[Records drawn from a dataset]
========

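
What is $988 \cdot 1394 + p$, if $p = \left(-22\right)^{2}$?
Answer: $1377756$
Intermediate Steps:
$p = 484$
$988 \cdot 1394 + p = 988 \cdot 1394 + 484 = 1377272 + 484 = 1377756$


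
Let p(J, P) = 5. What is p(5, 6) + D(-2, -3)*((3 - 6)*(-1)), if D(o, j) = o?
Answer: -1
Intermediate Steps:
p(5, 6) + D(-2, -3)*((3 - 6)*(-1)) = 5 - 2*(3 - 6)*(-1) = 5 - (-6)*(-1) = 5 - 2*3 = 5 - 6 = -1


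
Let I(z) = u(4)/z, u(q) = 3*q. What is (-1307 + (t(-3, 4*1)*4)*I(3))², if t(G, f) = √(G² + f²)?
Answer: 1505529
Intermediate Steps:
I(z) = 12/z (I(z) = (3*4)/z = 12/z)
(-1307 + (t(-3, 4*1)*4)*I(3))² = (-1307 + (√((-3)² + (4*1)²)*4)*(12/3))² = (-1307 + (√(9 + 4²)*4)*(12*(⅓)))² = (-1307 + (√(9 + 16)*4)*4)² = (-1307 + (√25*4)*4)² = (-1307 + (5*4)*4)² = (-1307 + 20*4)² = (-1307 + 80)² = (-1227)² = 1505529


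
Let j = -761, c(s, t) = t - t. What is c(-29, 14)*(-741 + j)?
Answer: 0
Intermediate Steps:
c(s, t) = 0
c(-29, 14)*(-741 + j) = 0*(-741 - 761) = 0*(-1502) = 0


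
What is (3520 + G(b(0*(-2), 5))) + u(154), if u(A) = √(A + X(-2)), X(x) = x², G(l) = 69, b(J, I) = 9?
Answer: 3589 + √158 ≈ 3601.6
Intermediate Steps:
u(A) = √(4 + A) (u(A) = √(A + (-2)²) = √(A + 4) = √(4 + A))
(3520 + G(b(0*(-2), 5))) + u(154) = (3520 + 69) + √(4 + 154) = 3589 + √158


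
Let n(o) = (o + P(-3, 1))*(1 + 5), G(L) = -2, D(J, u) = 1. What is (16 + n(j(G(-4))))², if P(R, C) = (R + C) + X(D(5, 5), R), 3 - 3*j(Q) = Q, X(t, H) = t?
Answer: 400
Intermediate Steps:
j(Q) = 1 - Q/3
P(R, C) = 1 + C + R (P(R, C) = (R + C) + 1 = (C + R) + 1 = 1 + C + R)
n(o) = -6 + 6*o (n(o) = (o + (1 + 1 - 3))*(1 + 5) = (o - 1)*6 = (-1 + o)*6 = -6 + 6*o)
(16 + n(j(G(-4))))² = (16 + (-6 + 6*(1 - ⅓*(-2))))² = (16 + (-6 + 6*(1 + ⅔)))² = (16 + (-6 + 6*(5/3)))² = (16 + (-6 + 10))² = (16 + 4)² = 20² = 400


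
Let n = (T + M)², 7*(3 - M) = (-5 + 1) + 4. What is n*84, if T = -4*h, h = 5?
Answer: 24276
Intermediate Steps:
M = 3 (M = 3 - ((-5 + 1) + 4)/7 = 3 - (-4 + 4)/7 = 3 - ⅐*0 = 3 + 0 = 3)
T = -20 (T = -4*5 = -20)
n = 289 (n = (-20 + 3)² = (-17)² = 289)
n*84 = 289*84 = 24276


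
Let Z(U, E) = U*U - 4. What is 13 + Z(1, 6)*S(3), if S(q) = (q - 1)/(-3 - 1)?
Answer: 29/2 ≈ 14.500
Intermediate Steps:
Z(U, E) = -4 + U**2 (Z(U, E) = U**2 - 4 = -4 + U**2)
S(q) = 1/4 - q/4 (S(q) = (-1 + q)/(-4) = (-1 + q)*(-1/4) = 1/4 - q/4)
13 + Z(1, 6)*S(3) = 13 + (-4 + 1**2)*(1/4 - 1/4*3) = 13 + (-4 + 1)*(1/4 - 3/4) = 13 - 3*(-1/2) = 13 + 3/2 = 29/2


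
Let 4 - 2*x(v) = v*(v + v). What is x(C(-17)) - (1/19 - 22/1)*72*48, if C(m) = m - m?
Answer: 1441190/19 ≈ 75852.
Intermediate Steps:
C(m) = 0
x(v) = 2 - v**2 (x(v) = 2 - v*(v + v)/2 = 2 - v*2*v/2 = 2 - v**2)
x(C(-17)) - (1/19 - 22/1)*72*48 = (2 - 1*0**2) - (1/19 - 22/1)*72*48 = (2 - 1*0) - (1*(1/19) - 22*1)*72*48 = (2 + 0) - (1/19 - 22)*72*48 = 2 - (-417/19*72)*48 = 2 - (-30024)*48/19 = 2 - 1*(-1441152/19) = 2 + 1441152/19 = 1441190/19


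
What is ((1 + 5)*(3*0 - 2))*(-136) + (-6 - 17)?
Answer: 1609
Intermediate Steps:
((1 + 5)*(3*0 - 2))*(-136) + (-6 - 17) = (6*(0 - 2))*(-136) - 23 = (6*(-2))*(-136) - 23 = -12*(-136) - 23 = 1632 - 23 = 1609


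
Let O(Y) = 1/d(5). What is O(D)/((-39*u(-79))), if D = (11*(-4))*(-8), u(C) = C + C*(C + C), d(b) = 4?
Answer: -1/1934868 ≈ -5.1683e-7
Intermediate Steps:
u(C) = C + 2*C**2 (u(C) = C + C*(2*C) = C + 2*C**2)
D = 352 (D = -44*(-8) = 352)
O(Y) = 1/4
O(D)/((-39*u(-79))) = 1/(4*((-(-3081)*(1 + 2*(-79))))) = 1/(4*((-(-3081)*(1 - 158)))) = 1/(4*((-(-3081)*(-157)))) = 1/(4*((-39*12403))) = (1/4)/(-483717) = (1/4)*(-1/483717) = -1/1934868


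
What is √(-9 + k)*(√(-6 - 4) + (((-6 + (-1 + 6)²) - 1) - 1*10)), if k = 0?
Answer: -3*√10 + 24*I ≈ -9.4868 + 24.0*I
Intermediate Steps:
√(-9 + k)*(√(-6 - 4) + (((-6 + (-1 + 6)²) - 1) - 1*10)) = √(-9 + 0)*(√(-6 - 4) + (((-6 + (-1 + 6)²) - 1) - 1*10)) = √(-9)*(√(-10) + (((-6 + 5²) - 1) - 10)) = (3*I)*(I*√10 + (((-6 + 25) - 1) - 10)) = (3*I)*(I*√10 + ((19 - 1) - 10)) = (3*I)*(I*√10 + (18 - 10)) = (3*I)*(I*√10 + 8) = (3*I)*(8 + I*√10) = 3*I*(8 + I*√10)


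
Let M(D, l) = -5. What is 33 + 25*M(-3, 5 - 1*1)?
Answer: -92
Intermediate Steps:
33 + 25*M(-3, 5 - 1*1) = 33 + 25*(-5) = 33 - 125 = -92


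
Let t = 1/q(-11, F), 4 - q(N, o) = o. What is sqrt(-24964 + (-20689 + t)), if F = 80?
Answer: I*sqrt(65922951)/38 ≈ 213.67*I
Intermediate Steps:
q(N, o) = 4 - o
t = -1/76 (t = 1/(4 - 1*80) = 1/(4 - 80) = 1/(-76) = -1/76 ≈ -0.013158)
sqrt(-24964 + (-20689 + t)) = sqrt(-24964 + (-20689 - 1/76)) = sqrt(-24964 - 1572365/76) = sqrt(-3469629/76) = I*sqrt(65922951)/38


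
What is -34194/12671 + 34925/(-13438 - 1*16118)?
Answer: -1453172539/374504076 ≈ -3.8803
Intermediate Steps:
-34194/12671 + 34925/(-13438 - 1*16118) = -34194*1/12671 + 34925/(-13438 - 16118) = -34194/12671 + 34925/(-29556) = -34194/12671 + 34925*(-1/29556) = -34194/12671 - 34925/29556 = -1453172539/374504076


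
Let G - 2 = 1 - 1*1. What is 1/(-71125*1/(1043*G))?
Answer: -2086/71125 ≈ -0.029329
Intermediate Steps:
G = 2 (G = 2 + (1 - 1*1) = 2 + (1 - 1) = 2 + 0 = 2)
1/(-71125*1/(1043*G)) = 1/(-71125/(1043*2)) = 1/(-71125/2086) = -2086/71125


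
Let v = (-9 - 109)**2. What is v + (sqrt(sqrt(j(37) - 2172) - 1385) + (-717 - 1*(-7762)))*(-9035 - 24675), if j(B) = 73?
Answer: -237473026 - 33710*sqrt(-1385 + I*sqrt(2099)) ≈ -2.3749e+8 - 1.2547e+6*I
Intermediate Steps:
v = 13924 (v = (-118)**2 = 13924)
v + (sqrt(sqrt(j(37) - 2172) - 1385) + (-717 - 1*(-7762)))*(-9035 - 24675) = 13924 + (sqrt(sqrt(73 - 2172) - 1385) + (-717 - 1*(-7762)))*(-9035 - 24675) = 13924 + (sqrt(sqrt(-2099) - 1385) + (-717 + 7762))*(-33710) = 13924 + (sqrt(I*sqrt(2099) - 1385) + 7045)*(-33710) = 13924 + (sqrt(-1385 + I*sqrt(2099)) + 7045)*(-33710) = 13924 + (7045 + sqrt(-1385 + I*sqrt(2099)))*(-33710) = 13924 + (-237486950 - 33710*sqrt(-1385 + I*sqrt(2099))) = -237473026 - 33710*sqrt(-1385 + I*sqrt(2099))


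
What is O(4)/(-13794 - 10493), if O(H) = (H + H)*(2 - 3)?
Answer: 8/24287 ≈ 0.00032939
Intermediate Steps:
O(H) = -2*H (O(H) = (2*H)*(-1) = -2*H)
O(4)/(-13794 - 10493) = (-2*4)/(-13794 - 10493) = -8/(-24287) = -1/24287*(-8) = 8/24287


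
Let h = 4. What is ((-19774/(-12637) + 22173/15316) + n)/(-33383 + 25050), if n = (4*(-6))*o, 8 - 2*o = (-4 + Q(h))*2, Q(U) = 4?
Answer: 1384429019/124064455172 ≈ 0.011159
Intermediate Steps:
o = 4 (o = 4 - (-4 + 4)*2/2 = 4 - 0*2 = 4 - 1/2*0 = 4 + 0 = 4)
n = -96 (n = (4*(-6))*4 = -24*4 = -96)
((-19774/(-12637) + 22173/15316) + n)/(-33383 + 25050) = ((-19774/(-12637) + 22173/15316) - 96)/(-33383 + 25050) = ((-19774*(-1/12637) + 22173*(1/15316)) - 96)/(-8333) = ((19774/12637 + 22173/15316) - 96)*(-1/8333) = (583058785/193548292 - 96)*(-1/8333) = -17997577247/193548292*(-1/8333) = 1384429019/124064455172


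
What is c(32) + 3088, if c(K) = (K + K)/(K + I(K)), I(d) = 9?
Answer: 126672/41 ≈ 3089.6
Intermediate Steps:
c(K) = 2*K/(9 + K) (c(K) = (K + K)/(K + 9) = (2*K)/(9 + K) = 2*K/(9 + K))
c(32) + 3088 = 2*32/(9 + 32) + 3088 = 2*32/41 + 3088 = 2*32*(1/41) + 3088 = 64/41 + 3088 = 126672/41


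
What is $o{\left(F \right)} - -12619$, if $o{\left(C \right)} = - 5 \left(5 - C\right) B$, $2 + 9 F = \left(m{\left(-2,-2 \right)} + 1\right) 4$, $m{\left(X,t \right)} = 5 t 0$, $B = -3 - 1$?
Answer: $\frac{114431}{9} \approx 12715.0$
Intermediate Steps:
$B = -4$
$m{\left(X,t \right)} = 0$
$F = \frac{2}{9}$ ($F = - \frac{2}{9} + \frac{\left(0 + 1\right) 4}{9} = - \frac{2}{9} + \frac{1 \cdot 4}{9} = - \frac{2}{9} + \frac{1}{9} \cdot 4 = - \frac{2}{9} + \frac{4}{9} = \frac{2}{9} \approx 0.22222$)
$o{\left(C \right)} = 100 - 20 C$ ($o{\left(C \right)} = - 5 \left(5 - C\right) \left(-4\right) = \left(-25 + 5 C\right) \left(-4\right) = 100 - 20 C$)
$o{\left(F \right)} - -12619 = \left(100 - \frac{40}{9}\right) - -12619 = \left(100 - \frac{40}{9}\right) + 12619 = \frac{860}{9} + 12619 = \frac{114431}{9}$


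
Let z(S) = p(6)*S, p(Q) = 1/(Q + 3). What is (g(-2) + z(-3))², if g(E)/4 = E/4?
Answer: 49/9 ≈ 5.4444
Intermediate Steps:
g(E) = E (g(E) = 4*(E/4) = E)
p(Q) = 1/(3 + Q)
z(S) = S/9 (z(S) = S/(3 + 6) = S/9)
(g(-2) + z(-3))² = (-2 + (⅑)*(-3))² = (-2 - ⅓)² = (-7/3)² = 49/9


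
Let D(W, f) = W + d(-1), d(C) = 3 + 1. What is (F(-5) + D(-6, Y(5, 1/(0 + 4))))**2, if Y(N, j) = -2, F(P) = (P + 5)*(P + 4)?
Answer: 4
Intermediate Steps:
F(P) = (4 + P)*(5 + P) (F(P) = (5 + P)*(4 + P) = (4 + P)*(5 + P))
d(C) = 4
D(W, f) = 4 + W (D(W, f) = W + 4 = 4 + W)
(F(-5) + D(-6, Y(5, 1/(0 + 4))))**2 = ((20 + (-5)**2 + 9*(-5)) + (4 - 6))**2 = ((20 + 25 - 45) - 2)**2 = (0 - 2)**2 = (-2)**2 = 4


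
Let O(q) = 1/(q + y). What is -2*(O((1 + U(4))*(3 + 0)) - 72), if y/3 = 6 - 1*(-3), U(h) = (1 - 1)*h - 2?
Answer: 1727/12 ≈ 143.92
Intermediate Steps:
U(h) = -2 (U(h) = 0*h - 2 = 0 - 2 = -2)
y = 27 (y = 3*(6 - 1*(-3)) = 3*(6 + 3) = 3*9 = 27)
O(q) = 1/(27 + q) (O(q) = 1/(q + 27) = 1/(27 + q))
-2*(O((1 + U(4))*(3 + 0)) - 72) = -2*(1/(27 + (1 - 2)*(3 + 0)) - 72) = -2*(1/(27 - 1*3) - 72) = -2*(1/(27 - 3) - 72) = -2*(1/24 - 72) = -2*(-1727/24) = 1727/12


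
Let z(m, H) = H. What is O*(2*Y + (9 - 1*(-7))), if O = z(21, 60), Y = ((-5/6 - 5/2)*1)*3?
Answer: -240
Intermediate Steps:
Y = -10 (Y = ((-5*⅙ - 5*½)*1)*3 = ((-⅚ - 5/2)*1)*3 = -10/3*1*3 = -10/3*3 = -10)
O = 60
O*(2*Y + (9 - 1*(-7))) = 60*(2*(-10) + (9 - 1*(-7))) = 60*(-20 + (9 + 7)) = 60*(-20 + 16) = 60*(-4) = -240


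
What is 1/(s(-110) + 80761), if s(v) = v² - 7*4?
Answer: 1/92833 ≈ 1.0772e-5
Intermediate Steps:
s(v) = -28 + v² (s(v) = v² - 28 = -28 + v²)
1/(s(-110) + 80761) = 1/((-28 + (-110)²) + 80761) = 1/((-28 + 12100) + 80761) = 1/(12072 + 80761) = 1/92833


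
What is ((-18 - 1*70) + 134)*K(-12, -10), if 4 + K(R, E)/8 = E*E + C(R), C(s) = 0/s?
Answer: 35328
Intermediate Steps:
C(s) = 0
K(R, E) = -32 + 8*E² (K(R, E) = -32 + 8*(E*E + 0) = -32 + 8*(E² + 0) = -32 + 8*E²)
((-18 - 1*70) + 134)*K(-12, -10) = ((-18 - 1*70) + 134)*(-32 + 8*(-10)²) = ((-18 - 70) + 134)*(-32 + 8*100) = (-88 + 134)*(-32 + 800) = 46*768 = 35328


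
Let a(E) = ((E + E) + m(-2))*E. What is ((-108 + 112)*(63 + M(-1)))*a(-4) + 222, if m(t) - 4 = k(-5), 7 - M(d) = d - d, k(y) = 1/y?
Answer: 4926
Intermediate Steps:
M(d) = 7 (M(d) = 7 - (d - d) = 7 - 1*0 = 7 + 0 = 7)
m(t) = 19/5 (m(t) = 4 + 1/(-5) = 4 - ⅕ = 19/5)
a(E) = E*(19/5 + 2*E) (a(E) = ((E + E) + 19/5)*E = (2*E + 19/5)*E = (19/5 + 2*E)*E = E*(19/5 + 2*E))
((-108 + 112)*(63 + M(-1)))*a(-4) + 222 = ((-108 + 112)*(63 + 7))*((⅕)*(-4)*(19 + 10*(-4))) + 222 = (4*70)*((⅕)*(-4)*(19 - 40)) + 222 = 280*((⅕)*(-4)*(-21)) + 222 = 280*(84/5) + 222 = 4704 + 222 = 4926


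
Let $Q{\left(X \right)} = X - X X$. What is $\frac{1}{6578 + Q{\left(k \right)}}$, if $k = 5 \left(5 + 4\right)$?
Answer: $\frac{1}{4598} \approx 0.00021749$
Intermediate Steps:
$k = 45$ ($k = 5 \cdot 9 = 45$)
$Q{\left(X \right)} = X - X^{2}$
$\frac{1}{6578 + Q{\left(k \right)}} = \frac{1}{6578 + 45 \left(1 - 45\right)} = \frac{1}{6578 + 45 \left(-44\right)} = \frac{1}{6578 - 1980} = \frac{1}{4598}$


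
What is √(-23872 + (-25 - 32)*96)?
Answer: 4*I*√1834 ≈ 171.3*I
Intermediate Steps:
√(-23872 + (-25 - 32)*96) = √(-23872 - 57*96) = √(-23872 - 5472) = √(-29344) = 4*I*√1834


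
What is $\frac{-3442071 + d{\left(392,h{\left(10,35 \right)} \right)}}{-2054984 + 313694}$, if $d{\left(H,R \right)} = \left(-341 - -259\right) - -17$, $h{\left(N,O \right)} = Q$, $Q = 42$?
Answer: $\frac{1721068}{870645} \approx 1.9768$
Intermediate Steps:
$h{\left(N,O \right)} = 42$
$d{\left(H,R \right)} = -65$ ($d{\left(H,R \right)} = \left(-341 + 259\right) + 17 = -82 + 17 = -65$)
$\frac{-3442071 + d{\left(392,h{\left(10,35 \right)} \right)}}{-2054984 + 313694} = \frac{-3442071 - 65}{-2054984 + 313694} = - \frac{3442136}{-1741290} = \left(-3442136\right) \left(- \frac{1}{1741290}\right) = \frac{1721068}{870645}$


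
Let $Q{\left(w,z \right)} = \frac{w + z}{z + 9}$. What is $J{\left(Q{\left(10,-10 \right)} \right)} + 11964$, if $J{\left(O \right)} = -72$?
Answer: $11892$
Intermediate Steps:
$Q{\left(w,z \right)} = \frac{w + z}{9 + z}$
$J{\left(Q{\left(10,-10 \right)} \right)} + 11964 = -72 + 11964 = 11892$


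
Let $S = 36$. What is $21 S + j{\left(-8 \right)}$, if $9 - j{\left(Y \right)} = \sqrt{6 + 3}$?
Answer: $762$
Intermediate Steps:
$j{\left(Y \right)} = 6$ ($j{\left(Y \right)} = 9 - \sqrt{6 + 3} = 9 - \sqrt{9} = 9 - 3 = 6$)
$21 S + j{\left(-8 \right)} = 21 \cdot 36 + 6 = 756 + 6 = 762$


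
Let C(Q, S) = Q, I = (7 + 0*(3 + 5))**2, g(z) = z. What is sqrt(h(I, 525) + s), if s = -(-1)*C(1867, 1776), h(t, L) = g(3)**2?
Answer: 2*sqrt(469) ≈ 43.313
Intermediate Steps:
I = 49 (I = (7 + 0*8)**2 = (7 + 0)**2 = 7**2 = 49)
h(t, L) = 9 (h(t, L) = 3**2 = 9)
s = 1867 (s = -(-1)*1867 = -1*(-1867) = 1867)
sqrt(h(I, 525) + s) = sqrt(9 + 1867) = sqrt(1876) = 2*sqrt(469)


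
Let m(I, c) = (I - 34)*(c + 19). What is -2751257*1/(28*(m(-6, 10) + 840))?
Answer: 2751257/8960 ≈ 307.06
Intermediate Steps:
m(I, c) = (-34 + I)*(19 + c)
-2751257*1/(28*(m(-6, 10) + 840)) = -2751257*1/(28*((-646 - 34*10 + 19*(-6) - 6*10) + 840)) = -2751257*1/(28*((-646 - 340 - 114 - 60) + 840)) = -2751257*1/(28*(-1160 + 840)) = -2751257/(28*(-320)) = -2751257/(-8960) = -2751257*(-1/8960) = 2751257/8960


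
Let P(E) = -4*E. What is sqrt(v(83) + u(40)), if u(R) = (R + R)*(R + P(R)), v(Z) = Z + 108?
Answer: 97*I ≈ 97.0*I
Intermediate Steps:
v(Z) = 108 + Z
u(R) = -6*R**2 (u(R) = (R + R)*(R - 4*R) = (2*R)*(-3*R) = -6*R**2)
sqrt(v(83) + u(40)) = sqrt((108 + 83) - 6*40**2) = sqrt(191 - 6*1600) = sqrt(191 - 9600) = sqrt(-9409) = 97*I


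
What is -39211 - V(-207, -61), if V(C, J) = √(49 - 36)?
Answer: -39211 - √13 ≈ -39215.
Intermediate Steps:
V(C, J) = √13
-39211 - V(-207, -61) = -39211 - √13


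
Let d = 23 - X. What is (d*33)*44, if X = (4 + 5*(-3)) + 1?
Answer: 47916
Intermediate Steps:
X = -10 (X = (4 - 15) + 1 = -11 + 1 = -10)
d = 33 (d = 23 - 1*(-10) = 23 + 10 = 33)
(d*33)*44 = (33*33)*44 = 1089*44 = 47916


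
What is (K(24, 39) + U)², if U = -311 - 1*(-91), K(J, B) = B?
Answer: 32761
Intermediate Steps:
U = -220 (U = -311 + 91 = -220)
(K(24, 39) + U)² = (39 - 220)² = (-181)² = 32761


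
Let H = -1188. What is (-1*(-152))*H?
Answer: -180576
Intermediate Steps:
(-1*(-152))*H = -1*(-152)*(-1188) = 152*(-1188) = -180576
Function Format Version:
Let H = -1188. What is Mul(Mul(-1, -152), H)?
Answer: -180576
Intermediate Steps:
Mul(Mul(-1, -152), H) = Mul(Mul(-1, -152), -1188) = Mul(152, -1188) = -180576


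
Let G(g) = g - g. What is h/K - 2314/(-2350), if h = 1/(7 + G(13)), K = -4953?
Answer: 40113172/40738425 ≈ 0.98465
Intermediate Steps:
G(g) = 0
h = ⅐ (h = 1/(7 + 0) = 1/7 = ⅐ ≈ 0.14286)
h/K - 2314/(-2350) = (⅐)/(-4953) - 2314/(-2350) = (⅐)*(-1/4953) - 2314*(-1/2350) = -1/34671 + 1157/1175 = 40113172/40738425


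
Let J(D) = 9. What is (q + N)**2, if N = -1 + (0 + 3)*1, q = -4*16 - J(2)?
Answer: 5041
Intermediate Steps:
q = -73 (q = -4*16 - 1*9 = -64 - 9 = -73)
N = 2 (N = -1 + 3*1 = -1 + 3 = 2)
(q + N)**2 = (-73 + 2)**2 = (-71)**2 = 5041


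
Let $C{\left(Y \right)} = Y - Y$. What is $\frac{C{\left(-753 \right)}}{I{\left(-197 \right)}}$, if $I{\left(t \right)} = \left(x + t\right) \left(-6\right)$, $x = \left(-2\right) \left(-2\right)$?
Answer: $0$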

========

Using the data above, extract exactly the lines from the one that holds "Answer: -3*√10 + 24*I ≈ -9.4868 + 24.0*I" to the one that holds "Answer: -92", both ends included, and no others.

_Solution to this exercise_:
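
Answer: -3*√10 + 24*I ≈ -9.4868 + 24.0*I
Intermediate Steps:
√(-9 + k)*(√(-6 - 4) + (((-6 + (-1 + 6)²) - 1) - 1*10)) = √(-9 + 0)*(√(-6 - 4) + (((-6 + (-1 + 6)²) - 1) - 1*10)) = √(-9)*(√(-10) + (((-6 + 5²) - 1) - 10)) = (3*I)*(I*√10 + (((-6 + 25) - 1) - 10)) = (3*I)*(I*√10 + ((19 - 1) - 10)) = (3*I)*(I*√10 + (18 - 10)) = (3*I)*(I*√10 + 8) = (3*I)*(8 + I*√10) = 3*I*(8 + I*√10)


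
Let M(D, l) = -5. What is 33 + 25*M(-3, 5 - 1*1)?
Answer: -92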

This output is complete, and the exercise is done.